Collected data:
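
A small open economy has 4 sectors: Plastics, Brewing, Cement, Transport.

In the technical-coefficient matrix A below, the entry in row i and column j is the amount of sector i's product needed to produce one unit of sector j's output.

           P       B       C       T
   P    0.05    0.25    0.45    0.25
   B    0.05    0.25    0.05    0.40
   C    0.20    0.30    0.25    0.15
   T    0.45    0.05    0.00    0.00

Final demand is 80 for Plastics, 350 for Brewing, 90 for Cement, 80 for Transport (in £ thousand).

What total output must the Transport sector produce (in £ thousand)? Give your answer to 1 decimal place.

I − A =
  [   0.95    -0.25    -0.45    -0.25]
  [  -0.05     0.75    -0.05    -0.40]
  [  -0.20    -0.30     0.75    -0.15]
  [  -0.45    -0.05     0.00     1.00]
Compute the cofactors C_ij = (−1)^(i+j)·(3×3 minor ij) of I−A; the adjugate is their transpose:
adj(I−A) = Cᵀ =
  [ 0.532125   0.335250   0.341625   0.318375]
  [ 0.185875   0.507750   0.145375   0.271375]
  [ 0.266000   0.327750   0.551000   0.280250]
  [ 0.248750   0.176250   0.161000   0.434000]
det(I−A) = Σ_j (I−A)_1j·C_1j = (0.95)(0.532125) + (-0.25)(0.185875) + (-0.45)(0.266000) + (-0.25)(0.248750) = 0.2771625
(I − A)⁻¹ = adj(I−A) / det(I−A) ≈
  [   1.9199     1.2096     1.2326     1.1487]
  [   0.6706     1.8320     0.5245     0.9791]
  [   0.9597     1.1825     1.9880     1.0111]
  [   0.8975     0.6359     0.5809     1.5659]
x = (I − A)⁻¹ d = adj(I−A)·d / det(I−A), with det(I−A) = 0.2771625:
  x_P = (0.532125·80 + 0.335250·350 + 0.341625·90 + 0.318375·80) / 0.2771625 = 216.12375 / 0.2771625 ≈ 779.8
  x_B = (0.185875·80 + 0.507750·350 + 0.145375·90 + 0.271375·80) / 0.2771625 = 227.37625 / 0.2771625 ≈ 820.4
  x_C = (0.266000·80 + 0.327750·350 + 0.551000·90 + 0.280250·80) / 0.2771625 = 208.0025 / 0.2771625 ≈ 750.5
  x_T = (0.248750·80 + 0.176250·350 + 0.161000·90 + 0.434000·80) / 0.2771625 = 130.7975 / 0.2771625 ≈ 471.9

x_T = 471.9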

◆ AIM OF THE TASK:
Among the lines above, count those containing the word "Cement" and write only the number.

◆ ANSWER SECTION:
2